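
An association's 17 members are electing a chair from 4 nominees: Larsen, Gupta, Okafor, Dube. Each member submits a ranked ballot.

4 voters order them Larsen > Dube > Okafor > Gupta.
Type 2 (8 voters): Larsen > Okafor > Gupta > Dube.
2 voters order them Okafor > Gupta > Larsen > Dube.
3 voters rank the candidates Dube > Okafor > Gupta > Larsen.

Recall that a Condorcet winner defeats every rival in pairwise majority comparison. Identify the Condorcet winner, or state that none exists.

Larsen

Pairwise majorities:
Larsen vs Gupta: 12 to 5, Larsen.
Larsen vs Okafor: Larsen is ranked higher on 4+8 = 12 ballots, Okafor on 5. Larsen wins 12–5.
Larsen vs Dube: 4+8+2 = 14 for Larsen, 3 for Dube — Larsen by 14–3.
Gupta vs Okafor: 0 to 17, Okafor.
Gupta vs Dube: 10 to 7, Gupta.
Okafor vs Dube: 10 to 7, Okafor.
Larsen defeats every rival head-to-head and is the Condorcet winner.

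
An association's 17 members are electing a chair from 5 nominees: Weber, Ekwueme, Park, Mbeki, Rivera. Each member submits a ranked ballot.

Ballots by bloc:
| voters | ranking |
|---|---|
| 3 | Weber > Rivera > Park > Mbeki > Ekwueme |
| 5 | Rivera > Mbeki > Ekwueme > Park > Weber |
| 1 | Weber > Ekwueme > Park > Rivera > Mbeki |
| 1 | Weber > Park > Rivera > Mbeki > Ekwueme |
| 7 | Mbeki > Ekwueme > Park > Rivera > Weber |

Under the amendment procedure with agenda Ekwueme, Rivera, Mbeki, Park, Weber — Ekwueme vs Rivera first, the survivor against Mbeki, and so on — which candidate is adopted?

Round 1: Ekwueme vs Rivera — 8–9, Rivera advances.
Round 2: Rivera vs Mbeki — 10–7, Rivera advances.
Round 3: Rivera vs Park — 8–9, Park advances.
Round 4: Park vs Weber — 12–5, Park advances.
The agenda winner is Park.

Park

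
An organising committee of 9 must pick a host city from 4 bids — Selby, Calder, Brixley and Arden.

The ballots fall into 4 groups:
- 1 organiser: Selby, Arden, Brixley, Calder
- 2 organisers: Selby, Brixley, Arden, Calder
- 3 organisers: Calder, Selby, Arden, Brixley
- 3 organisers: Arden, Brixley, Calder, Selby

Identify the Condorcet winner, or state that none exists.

none

Pairwise majorities:
Selby vs Calder: 3 to 6, Calder.
Selby vs Brixley: Selby is ranked higher on 1+2+3 = 6 ballots, Brixley on 3. Selby wins 6–3.
Selby vs Arden: Selby preferred on 1+2+3 = 6 ballots; Selby wins 6–3.
Calder vs Brixley: Calder preferred on 3 ballots; Brixley wins 6–3.
Calder vs Arden: Calder is ranked higher on 3 ballots, Arden on 6. Arden wins 6–3.
Brixley vs Arden: 2 for Brixley, 7 for Arden — Arden by 7–2.
No city is unbeaten: Selby loses to Calder; Calder loses to Brixley; Brixley loses to Selby; Arden loses to Selby. In particular Selby beats Brixley beats Calder beats Selby is a majority cycle — no Condorcet winner exists.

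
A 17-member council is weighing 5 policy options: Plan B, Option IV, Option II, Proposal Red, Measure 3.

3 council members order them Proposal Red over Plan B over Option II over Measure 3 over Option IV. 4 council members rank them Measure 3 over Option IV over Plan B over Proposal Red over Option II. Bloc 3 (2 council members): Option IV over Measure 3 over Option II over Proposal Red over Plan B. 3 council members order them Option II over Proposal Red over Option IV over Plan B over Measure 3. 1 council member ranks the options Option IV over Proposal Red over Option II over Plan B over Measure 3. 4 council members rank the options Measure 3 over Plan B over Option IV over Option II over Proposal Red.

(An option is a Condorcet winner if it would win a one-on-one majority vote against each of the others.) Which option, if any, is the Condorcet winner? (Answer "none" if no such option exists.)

Pairwise majorities:
Plan B vs Option IV: Plan B is ranked higher on 3+4 = 7 ballots, Option IV on 10. Option IV wins 10–7.
Plan B vs Option II: Plan B is ranked higher on 3+4+4 = 11 ballots, Option II on 6. Plan B wins 11–6.
Plan B vs Proposal Red: 8 to 9, Proposal Red.
Plan B vs Measure 3: Plan B preferred on 3+3+1 = 7 ballots; Measure 3 wins 10–7.
Option IV vs Option II: Option IV preferred on 4+2+1+4 = 11 ballots; Option IV wins 11–6.
Option IV vs Proposal Red: Option IV is ranked higher on 4+2+1+4 = 11 ballots, Proposal Red on 6. Option IV wins 11–6.
Option IV vs Measure 3: 6 to 11, Measure 3.
Option II vs Proposal Red: Option II is ranked higher on 2+3+4 = 9 ballots, Proposal Red on 8. Option II wins 9–8.
Option II vs Measure 3: 3+3+1 = 7 for Option II, 10 for Measure 3 — Measure 3 by 10–7.
Proposal Red vs Measure 3: 3+3+1 = 7 for Proposal Red, 10 for Measure 3 — Measure 3 by 10–7.
Measure 3 defeats every rival head-to-head and is the Condorcet winner.

Measure 3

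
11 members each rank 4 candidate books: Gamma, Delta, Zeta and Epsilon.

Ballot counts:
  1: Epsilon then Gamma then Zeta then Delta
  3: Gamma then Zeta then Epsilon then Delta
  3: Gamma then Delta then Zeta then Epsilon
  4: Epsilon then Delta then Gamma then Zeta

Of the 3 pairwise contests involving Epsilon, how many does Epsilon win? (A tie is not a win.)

Epsilon against each rival (11 members):
Epsilon vs Gamma: 1+4 = 5 for Epsilon, 6 for Gamma — Gamma by 6–5.
Epsilon vs Delta: Epsilon preferred on 1+3+4 = 8 ballots; Epsilon wins 8–3.
Epsilon vs Zeta: Epsilon is ranked higher on 1+4 = 5 ballots, Zeta on 6. Zeta wins 6–5.
Epsilon beats Delta; loses to Gamma, Zeta — 1 pairwise win.

1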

━━━━━━━━━━━━━━━━━━━━━━━━━━━━━━

Lines containing the word "them" must be found in the data above and copied.

▶ [TASK RESULT]:
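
4 voters order them Larsen > Dube > Okafor > Gupta.
2 voters order them Okafor > Gupta > Larsen > Dube.
3 council members order them Proposal Red over Plan B over Option II over Measure 3 over Option IV. 4 council members rank them Measure 3 over Option IV over Plan B over Proposal Red over Option II. Bloc 3 (2 council members): Option IV over Measure 3 over Option II over Proposal Red over Plan B. 3 council members order them Option II over Proposal Red over Option IV over Plan B over Measure 3. 1 council member ranks the options Option IV over Proposal Red over Option II over Plan B over Measure 3. 4 council members rank the options Measure 3 over Plan B over Option IV over Option II over Proposal Red.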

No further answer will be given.